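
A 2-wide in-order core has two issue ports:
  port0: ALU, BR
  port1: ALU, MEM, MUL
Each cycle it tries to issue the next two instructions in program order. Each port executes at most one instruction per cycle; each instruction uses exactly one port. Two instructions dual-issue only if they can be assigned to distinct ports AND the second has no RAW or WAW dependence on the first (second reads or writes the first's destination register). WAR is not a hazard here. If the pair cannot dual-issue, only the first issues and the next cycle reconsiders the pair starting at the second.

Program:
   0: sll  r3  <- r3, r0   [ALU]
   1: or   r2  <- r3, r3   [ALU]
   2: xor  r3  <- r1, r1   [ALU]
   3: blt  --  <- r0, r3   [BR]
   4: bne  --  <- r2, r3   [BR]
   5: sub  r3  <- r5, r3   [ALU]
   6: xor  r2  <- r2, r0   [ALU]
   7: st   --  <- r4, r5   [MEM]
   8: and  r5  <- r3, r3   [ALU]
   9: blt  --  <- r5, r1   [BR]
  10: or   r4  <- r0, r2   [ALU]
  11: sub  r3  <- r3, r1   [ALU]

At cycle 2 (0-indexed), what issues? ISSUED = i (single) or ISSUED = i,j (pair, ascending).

ISSUED = 3

[0] i0  sll  -- RAW r3
[1] i1+i2  or xor  -- pair
[2] i3  blt  -- no-port BR/BR
[3] i4+i5  bne sub  -- pair
[4] i6+i7  xor st  -- pair
[5] i8  and  -- RAW r5
[6] i9+i10  blt or  -- pair
[7] i11  sub  -- tail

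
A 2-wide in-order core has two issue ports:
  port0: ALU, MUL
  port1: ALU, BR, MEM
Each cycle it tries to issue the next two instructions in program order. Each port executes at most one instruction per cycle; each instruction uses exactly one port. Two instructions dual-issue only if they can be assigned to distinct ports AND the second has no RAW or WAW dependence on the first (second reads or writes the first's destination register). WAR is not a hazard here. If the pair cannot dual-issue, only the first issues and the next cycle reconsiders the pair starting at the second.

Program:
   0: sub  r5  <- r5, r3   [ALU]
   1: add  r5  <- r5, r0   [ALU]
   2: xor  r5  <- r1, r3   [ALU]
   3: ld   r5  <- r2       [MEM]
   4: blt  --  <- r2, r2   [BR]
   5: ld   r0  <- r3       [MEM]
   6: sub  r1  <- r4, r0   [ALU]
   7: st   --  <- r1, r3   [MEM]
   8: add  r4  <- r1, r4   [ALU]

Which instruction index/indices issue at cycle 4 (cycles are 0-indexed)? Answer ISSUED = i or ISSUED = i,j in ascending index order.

ISSUED = 4

[0] i0  sub  -- RAW+WAW r5
[1] i1  add  -- WAW r5
[2] i2  xor  -- WAW r5
[3] i3  ld  -- no-port MEM/BR
[4] i4  blt  -- no-port BR/MEM
[5] i5  ld  -- RAW r0
[6] i6  sub  -- RAW r1
[7] i7,i8  st+add  -- pair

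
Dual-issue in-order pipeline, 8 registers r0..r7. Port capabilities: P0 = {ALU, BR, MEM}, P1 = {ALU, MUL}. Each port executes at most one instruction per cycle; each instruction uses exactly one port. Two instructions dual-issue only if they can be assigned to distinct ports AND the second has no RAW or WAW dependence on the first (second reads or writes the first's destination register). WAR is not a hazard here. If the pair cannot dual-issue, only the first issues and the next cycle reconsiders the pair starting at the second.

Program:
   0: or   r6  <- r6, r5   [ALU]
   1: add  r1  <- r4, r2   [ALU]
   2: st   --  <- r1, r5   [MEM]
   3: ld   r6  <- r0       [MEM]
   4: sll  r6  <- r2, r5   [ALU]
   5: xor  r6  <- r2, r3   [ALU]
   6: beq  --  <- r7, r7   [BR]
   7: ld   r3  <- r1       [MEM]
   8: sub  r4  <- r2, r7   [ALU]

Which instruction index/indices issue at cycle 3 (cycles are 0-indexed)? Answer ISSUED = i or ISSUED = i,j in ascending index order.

  cy0 -> i0,i1 (or.ALU;add.ALU) pair
  cy1 -> i2 (st.MEM) no-port MEM/MEM
  cy2 -> i3 (ld.MEM) WAW r6
  cy3 -> i4 (sll.ALU) WAW r6
  cy4 -> i5,i6 (xor.ALU;beq.BR) pair
  cy5 -> i7,i8 (ld.MEM;sub.ALU) pair

ISSUED = 4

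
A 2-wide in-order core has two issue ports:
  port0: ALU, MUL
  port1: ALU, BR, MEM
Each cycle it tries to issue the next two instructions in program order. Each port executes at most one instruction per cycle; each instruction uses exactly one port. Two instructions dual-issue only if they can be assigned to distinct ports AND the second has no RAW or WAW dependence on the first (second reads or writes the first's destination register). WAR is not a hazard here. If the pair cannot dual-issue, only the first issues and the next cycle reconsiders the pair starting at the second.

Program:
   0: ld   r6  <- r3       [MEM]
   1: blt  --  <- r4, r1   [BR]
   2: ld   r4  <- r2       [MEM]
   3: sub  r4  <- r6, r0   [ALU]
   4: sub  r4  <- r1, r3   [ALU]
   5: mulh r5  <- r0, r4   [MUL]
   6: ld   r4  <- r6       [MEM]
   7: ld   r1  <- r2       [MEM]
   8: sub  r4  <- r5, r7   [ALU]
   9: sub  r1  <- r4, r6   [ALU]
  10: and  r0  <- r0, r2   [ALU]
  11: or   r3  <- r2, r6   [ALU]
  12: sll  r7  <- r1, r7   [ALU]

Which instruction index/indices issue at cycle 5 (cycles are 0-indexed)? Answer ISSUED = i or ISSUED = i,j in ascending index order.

0. ld.MEM @i0  | no-port MEM/BR
1. blt.BR @i1  | no-port BR/MEM
2. ld.MEM @i2  | WAW r4
3. sub.ALU @i3  | WAW r4
4. sub.ALU @i4  | RAW r4
5. mulh.MUL/ld.MEM @i5+i6  | 2-wide
6. ld.MEM/sub.ALU @i7+i8  | 2-wide
7. sub.ALU/and.ALU @i9+i10  | 2-wide
8. or.ALU/sll.ALU @i11+i12  | 2-wide

ISSUED = 5,6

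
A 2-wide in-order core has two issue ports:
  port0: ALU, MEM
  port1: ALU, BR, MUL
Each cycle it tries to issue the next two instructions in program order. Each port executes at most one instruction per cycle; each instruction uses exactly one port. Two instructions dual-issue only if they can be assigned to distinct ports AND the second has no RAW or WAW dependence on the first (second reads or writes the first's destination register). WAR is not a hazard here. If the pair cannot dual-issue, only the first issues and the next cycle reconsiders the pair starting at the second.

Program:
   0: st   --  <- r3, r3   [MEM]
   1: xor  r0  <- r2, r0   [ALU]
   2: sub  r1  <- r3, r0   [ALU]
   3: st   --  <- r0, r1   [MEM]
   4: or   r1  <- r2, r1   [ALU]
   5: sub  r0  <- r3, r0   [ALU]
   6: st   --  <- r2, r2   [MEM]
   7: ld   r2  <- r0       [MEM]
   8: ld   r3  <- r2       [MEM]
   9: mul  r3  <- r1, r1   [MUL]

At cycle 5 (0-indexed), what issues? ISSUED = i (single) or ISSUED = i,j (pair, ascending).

ISSUED = 8

#0 head=0: st;xor i0&i1 2-wide
#1 head=2: sub i2 RAW r1
#2 head=3: st;or i3&i4 2-wide
#3 head=5: sub;st i5&i6 2-wide
#4 head=7: ld i7 no-port MEM/MEM
#5 head=8: ld i8 WAW r3
#6 head=9: mul i9 tail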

=-=-=-=-=

## WHAT YOU HAVE TO DO
Each line above needs to be repeated exactly, with nothing omitted.

## SOLUTION
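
A 2-wide in-order core has two issue ports:
  port0: ALU, BR
  port1: ALU, MEM, MUL
Each cycle it tries to issue the next two instructions in program order. Each port executes at most one instruction per cycle; each instruction uses exactly one port. Two instructions dual-issue only if they can be assigned to distinct ports AND the second has no RAW or WAW dependence on the first (second reads or writes the first's destination register). WAR is not a hazard here. If the pair cannot dual-issue, only the first issues and the next cycle reconsiders the pair starting at the second.

Program:
   0: sll  r3  <- r3, r0   [ALU]
   1: or   r2  <- r3, r3   [ALU]
   2: xor  r3  <- r1, r1   [ALU]
   3: blt  --  <- r0, r3   [BR]
   4: bne  --  <- r2, r3   [BR]
   5: sub  r3  <- r5, r3   [ALU]
   6: xor  r2  <- r2, r0   [ALU]
   7: st   --  <- r4, r5   [MEM]
   8: and  r5  <- r3, r3   [ALU]
   9: blt  --  <- r5, r1   [BR]
  10: or   r4  <- r0, r2   [ALU]
  11: sub  r3  <- r3, r1   [ALU]

At cycle 2 (0-indexed), what issues? ISSUED = i (single) or ISSUED = i,j (pair, ascending).

ISSUED = 3

[0] i0  sll  -- RAW r3
[1] i1+i2  or xor  -- pair
[2] i3  blt  -- no-port BR/BR
[3] i4+i5  bne sub  -- pair
[4] i6+i7  xor st  -- pair
[5] i8  and  -- RAW r5
[6] i9+i10  blt or  -- pair
[7] i11  sub  -- tail

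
A 2-wide in-order core has two issue ports:
  port0: ALU, MUL
  port1: ALU, BR, MEM
Each cycle it tries to issue the next two instructions in program order. Each port executes at most one instruction per cycle; each instruction uses exactly one port. Two instructions dual-issue only if they can be assigned to distinct ports AND the second has no RAW or WAW dependence on the first (second reads or writes the first's destination register). WAR is not a hazard here. If the pair cannot dual-issue, only the first issues and the next cycle reconsiders the pair starting at the second.

Program:
   0: sub  r5  <- r5, r3   [ALU]
   1: add  r5  <- r5, r0   [ALU]
   2: xor  r5  <- r1, r3   [ALU]
   3: ld   r5  <- r2       [MEM]
   4: blt  --  <- r2, r2   [BR]
   5: ld   r0  <- r3       [MEM]
   6: sub  r1  <- r4, r0   [ALU]
   7: st   --  <- r1, r3   [MEM]
   8: add  r4  <- r1, r4   [ALU]

Which instruction index/indices issue at cycle 4 (cycles are 0-indexed)? Answer ISSUED = i or ISSUED = i,j in ascending index order.

ISSUED = 4

[0] i0  sub  -- RAW+WAW r5
[1] i1  add  -- WAW r5
[2] i2  xor  -- WAW r5
[3] i3  ld  -- no-port MEM/BR
[4] i4  blt  -- no-port BR/MEM
[5] i5  ld  -- RAW r0
[6] i6  sub  -- RAW r1
[7] i7,i8  st+add  -- pair

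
Dual-issue in-order pipeline, 8 registers r0..r7. Port capabilities: P0 = {ALU, BR, MEM}, P1 = {ALU, MUL}. Each port executes at most one instruction per cycle; each instruction uses exactly one port. Two instructions dual-issue only if they can be assigned to distinct ports AND the second has no RAW or WAW dependence on the first (second reads or writes the first's destination register). WAR is not a hazard here. If the pair cannot dual-issue, only the first issues and the next cycle reconsiders the pair starting at the second.

Program:
   0: or   r6  <- r6, r5   [ALU]
   1: add  r1  <- r4, r2   [ALU]
   2: st   --  <- r1, r5   [MEM]
   3: ld   r6  <- r0       [MEM]
   4: sll  r6  <- r2, r5   [ALU]
   5: xor  r6  <- r2, r3   [ALU]
   6: beq  --  <- r7, r7   [BR]
   7: ld   r3  <- r1       [MEM]
   8: sub  r4  <- r2, r7   [ALU]

Which instruction index/indices issue at cycle 3 (cycles are 0-indexed)? Answer ISSUED = i or ISSUED = i,j in ascending index order.

  cy0 -> i0,i1 (or.ALU;add.ALU) pair
  cy1 -> i2 (st.MEM) no-port MEM/MEM
  cy2 -> i3 (ld.MEM) WAW r6
  cy3 -> i4 (sll.ALU) WAW r6
  cy4 -> i5,i6 (xor.ALU;beq.BR) pair
  cy5 -> i7,i8 (ld.MEM;sub.ALU) pair

ISSUED = 4

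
A 2-wide in-order core has two issue ports:
  port0: ALU, MUL
  port1: ALU, BR, MEM
Each cycle it tries to issue the next two instructions in program order. Each port executes at most one instruction per cycle; each instruction uses exactly one port. Two instructions dual-issue only if they can be assigned to distinct ports AND the second has no RAW or WAW dependence on the first (second reads or writes the first's destination register). WAR is not a hazard here. If the pair cannot dual-issue, only the first issues and the next cycle reconsiders the pair starting at the second.

Program:
   0: ld   r6  <- r3       [MEM]
   1: blt  --  <- r4, r1   [BR]
   2: ld   r4  <- r2       [MEM]
   3: sub  r4  <- r6, r0   [ALU]
   4: sub  r4  <- r1, r3   [ALU]
   5: mulh r5  <- r0, r4   [MUL]
   6: ld   r4  <- r6       [MEM]
   7: ld   r1  <- r2       [MEM]
   8: sub  r4  <- r5, r7   [ALU]
   9: sub  r1  <- r4, r6   [ALU]
  10: and  r0  <- r0, r2   [ALU]
  11: or   r3  <- r2, r6   [ALU]
  12: sll  r7  <- r1, r7   [ALU]

Which instruction index/indices issue at cycle 5 (cycles are 0-indexed)? Answer ISSUED = i or ISSUED = i,j in ascending index order.

0. ld.MEM @i0  | no-port MEM/BR
1. blt.BR @i1  | no-port BR/MEM
2. ld.MEM @i2  | WAW r4
3. sub.ALU @i3  | WAW r4
4. sub.ALU @i4  | RAW r4
5. mulh.MUL/ld.MEM @i5+i6  | 2-wide
6. ld.MEM/sub.ALU @i7+i8  | 2-wide
7. sub.ALU/and.ALU @i9+i10  | 2-wide
8. or.ALU/sll.ALU @i11+i12  | 2-wide

ISSUED = 5,6

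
A 2-wide in-order core has two issue ports:
  port0: ALU, MEM
  port1: ALU, BR, MUL
Each cycle it tries to issue the next two instructions in program order. Each port executes at most one instruction per cycle; each instruction uses exactly one port. Two instructions dual-issue only if they can be assigned to distinct ports AND the second has no RAW or WAW dependence on the first (second reads or writes the first's destination register). WAR is not a hazard here. If the pair cannot dual-issue, only the first issues and the next cycle reconsiders the pair starting at the second.

Program:
   0: st   --  <- r3, r3   [MEM]
   1: xor  r0  <- r2, r0   [ALU]
   2: sub  r1  <- r3, r0   [ALU]
   3: st   --  <- r0, r1   [MEM]
   4: or   r1  <- r2, r1   [ALU]
   5: sub  r0  <- r3, r0   [ALU]
   6: st   --  <- r2, r2   [MEM]
   7: ld   r2  <- r0       [MEM]
   8: ld   r3  <- r2       [MEM]
   9: mul  r3  <- r1, r1   [MUL]

At cycle 5 (0-indexed), what issues? ISSUED = i (single) or ISSUED = i,j (pair, ascending).

ISSUED = 8

#0 head=0: st;xor i0&i1 2-wide
#1 head=2: sub i2 RAW r1
#2 head=3: st;or i3&i4 2-wide
#3 head=5: sub;st i5&i6 2-wide
#4 head=7: ld i7 no-port MEM/MEM
#5 head=8: ld i8 WAW r3
#6 head=9: mul i9 tail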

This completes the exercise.